*EXERCISE DETAILS*.
Reproduce the listing exactly, please, with every line intact.

MATERIALS PROVIDED Start Marker

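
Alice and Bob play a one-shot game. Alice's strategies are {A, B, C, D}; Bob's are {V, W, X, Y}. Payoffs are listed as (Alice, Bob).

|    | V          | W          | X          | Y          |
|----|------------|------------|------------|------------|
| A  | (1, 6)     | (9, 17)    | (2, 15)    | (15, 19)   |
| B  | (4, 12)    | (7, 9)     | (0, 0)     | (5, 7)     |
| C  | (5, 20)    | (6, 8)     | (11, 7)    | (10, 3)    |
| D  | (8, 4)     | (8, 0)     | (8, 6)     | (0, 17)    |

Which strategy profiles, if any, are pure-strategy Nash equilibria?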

MATERIALS PROVIDED End Marker

*TASK OUTPUT*.
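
Alice and Bob play a one-shot game. Alice's strategies are {A, B, C, D}; Bob's are {V, W, X, Y}. Payoffs are listed as (Alice, Bob).

|    | V          | W          | X          | Y          |
|----|------------|------------|------------|------------|
| A  | (1, 6)     | (9, 17)    | (2, 15)    | (15, 19)   |
| B  | (4, 12)    | (7, 9)     | (0, 0)     | (5, 7)     |
| C  | (5, 20)    | (6, 8)     | (11, 7)    | (10, 3)    |
| D  | (8, 4)     | (8, 0)     | (8, 6)     | (0, 17)    |

Which strategy profiles, if any, are pure-strategy Nash equilibria?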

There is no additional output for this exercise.